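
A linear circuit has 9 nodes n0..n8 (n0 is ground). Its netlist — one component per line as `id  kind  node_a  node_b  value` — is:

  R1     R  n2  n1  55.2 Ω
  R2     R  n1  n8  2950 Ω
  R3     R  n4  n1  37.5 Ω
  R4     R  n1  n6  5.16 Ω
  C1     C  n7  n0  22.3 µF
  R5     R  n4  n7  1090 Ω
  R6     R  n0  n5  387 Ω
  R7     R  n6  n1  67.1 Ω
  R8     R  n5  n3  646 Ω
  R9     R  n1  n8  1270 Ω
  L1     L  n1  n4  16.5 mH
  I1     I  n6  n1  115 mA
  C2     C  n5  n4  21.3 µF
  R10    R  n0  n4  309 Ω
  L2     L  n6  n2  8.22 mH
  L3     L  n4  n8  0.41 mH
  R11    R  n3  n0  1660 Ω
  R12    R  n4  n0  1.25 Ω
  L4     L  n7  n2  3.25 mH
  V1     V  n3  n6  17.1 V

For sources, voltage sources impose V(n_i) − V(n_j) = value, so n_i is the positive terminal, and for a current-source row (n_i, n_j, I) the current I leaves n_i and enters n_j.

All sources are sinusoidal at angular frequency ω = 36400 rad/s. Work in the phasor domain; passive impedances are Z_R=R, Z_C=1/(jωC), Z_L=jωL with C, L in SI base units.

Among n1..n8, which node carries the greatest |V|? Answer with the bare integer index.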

---------------

- _WHAT IS BEING ASKED_
Provide an exact transcription of every entry above.

- _ANSWER TO THIS EXERCISE_
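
A linear circuit has 9 nodes n0..n8 (n0 is ground). Its netlist — one component per line as `id  kind  node_a  node_b  value` — is:

  R1     R  n2  n1  55.2 Ω
  R2     R  n1  n8  2950 Ω
  R3     R  n4  n1  37.5 Ω
  R4     R  n1  n6  5.16 Ω
  C1     C  n7  n0  22.3 µF
  R5     R  n4  n7  1090 Ω
  R6     R  n0  n5  387 Ω
  R7     R  n6  n1  67.1 Ω
  R8     R  n5  n3  646 Ω
  R9     R  n1  n8  1270 Ω
  L1     L  n1  n4  16.5 mH
  I1     I  n6  n1  115 mA
  C2     C  n5  n4  21.3 µF
  R10    R  n0  n4  309 Ω
  L2     L  n6  n2  8.22 mH
  L3     L  n4  n8  0.41 mH
  R11    R  n3  n0  1660 Ω
  R12    R  n4  n0  1.25 Ω
  L4     L  n7  n2  3.25 mH
  V1     V  n3  n6  17.1 V

For sources, voltage sources impose V(n_i) − V(n_j) = value, so n_i is the positive terminal, and for a current-source row (n_i, n_j, I) the current I leaves n_i and enters n_j.

All sources are sinusoidal at angular frequency ω = 36400 rad/s. Work in the phasor domain; passive impedances are Z_R=R, Z_C=1/(jωC), Z_L=jωL with C, L in SI base units.

Among n1..n8, which node carries the greatest |V|? Answer with the bare integer index.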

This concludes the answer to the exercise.